Start of RECORD EXCERPTS

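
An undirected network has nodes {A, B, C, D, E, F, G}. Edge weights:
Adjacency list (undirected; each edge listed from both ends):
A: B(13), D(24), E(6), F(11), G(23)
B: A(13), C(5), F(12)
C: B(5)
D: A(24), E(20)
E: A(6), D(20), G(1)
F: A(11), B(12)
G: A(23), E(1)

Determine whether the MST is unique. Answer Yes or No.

Yes

Sort edges by weight, then run Kruskal:
E–G (1): add — endpoints in different components.
B–C (5): add — endpoints in different components.
A–E (6): add — endpoints in different components.
A–F (11): add — endpoints in different components.
B–F (12): add — endpoints in different components.
A–B (13): skip — A and B already connected.
D–E (20): add — endpoints in different components.
Every non-tree edge has weight strictly greater than the heaviest edge on the tree path between its endpoints, so the MST is unique.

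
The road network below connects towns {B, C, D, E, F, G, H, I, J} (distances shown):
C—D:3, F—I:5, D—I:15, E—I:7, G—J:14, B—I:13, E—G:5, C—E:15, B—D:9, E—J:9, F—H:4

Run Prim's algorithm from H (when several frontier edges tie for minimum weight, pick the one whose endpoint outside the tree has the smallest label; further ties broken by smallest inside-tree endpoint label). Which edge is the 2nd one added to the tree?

Grow the tree from H using Prim:
Step 1: frontier [F—H 4] → take F—H (4); add F.
Step 2: frontier [F—I 5] → take F—I (5); add I.
Step 3: frontier [E—I 7, B—I 13, D—I 15] → take E—I (7); add E.
Step 4: frontier [E—G 5, E—J 9, C—E 15, B—I 13, D—I 15] → take E—G (5); add G.
Step 5: frontier [E—J 9, C—E 15, G—J 14, B—I 13, D—I 15] → take E—J (9); add J.
Step 6: frontier [C—E 15, B—I 13, D—I 15] → take B—I (13); add B.
Step 7: frontier [B—D 9, C—E 15, D—I 15] → take B—D (9); add D.
Step 8: frontier [C—D 3, C—E 15] → take C—D (3); add C.
The 2nd edge added is F—I.

F-I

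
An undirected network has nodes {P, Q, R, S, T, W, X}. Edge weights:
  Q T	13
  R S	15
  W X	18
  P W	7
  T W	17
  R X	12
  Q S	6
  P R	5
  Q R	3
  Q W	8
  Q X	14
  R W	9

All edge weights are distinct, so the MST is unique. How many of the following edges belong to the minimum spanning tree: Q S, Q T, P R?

Kruskal's algorithm — process edges by increasing weight (ties by edge label):
Q R (3): add — endpoints in different components.
P R (5): add — endpoints in different components.
Q S (6): add — endpoints in different components.
P W (7): add — endpoints in different components.
Q W (8): skip — Q and W already connected.
R W (9): skip — W and R already connected.
R X (12): add — endpoints in different components.
Q T (13): add — endpoints in different components.
MST edge set: {Q R, P R, Q S, P W, R X, Q T}.
Of the listed edges, {Q S, Q T, P R} are in the MST → 3.

3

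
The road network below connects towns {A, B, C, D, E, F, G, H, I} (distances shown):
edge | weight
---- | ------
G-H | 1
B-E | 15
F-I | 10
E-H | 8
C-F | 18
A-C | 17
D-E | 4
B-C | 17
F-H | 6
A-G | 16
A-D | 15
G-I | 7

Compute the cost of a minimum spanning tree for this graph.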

End of RECORD EXCERPTS

▶ _PROMPT_
Set down exactly the lines above that run from the start of the listing to the line with "B—D:9, E—J:9, F—H:4". Leave out every later line.

▶ _RESPONSE TO THIS EXERCISE_
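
An undirected network has nodes {A, B, C, D, E, F, G}. Edge weights:
Adjacency list (undirected; each edge listed from both ends):
A: B(13), D(24), E(6), F(11), G(23)
B: A(13), C(5), F(12)
C: B(5)
D: A(24), E(20)
E: A(6), D(20), G(1)
F: A(11), B(12)
G: A(23), E(1)

Determine whether the MST is unique. Answer Yes or No.

Yes

Sort edges by weight, then run Kruskal:
E–G (1): add — endpoints in different components.
B–C (5): add — endpoints in different components.
A–E (6): add — endpoints in different components.
A–F (11): add — endpoints in different components.
B–F (12): add — endpoints in different components.
A–B (13): skip — A and B already connected.
D–E (20): add — endpoints in different components.
Every non-tree edge has weight strictly greater than the heaviest edge on the tree path between its endpoints, so the MST is unique.

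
The road network below connects towns {B, C, D, E, F, G, H, I, J} (distances shown):
C—D:3, F—I:5, D—I:15, E—I:7, G—J:14, B—I:13, E—G:5, C—E:15, B—D:9, E—J:9, F—H:4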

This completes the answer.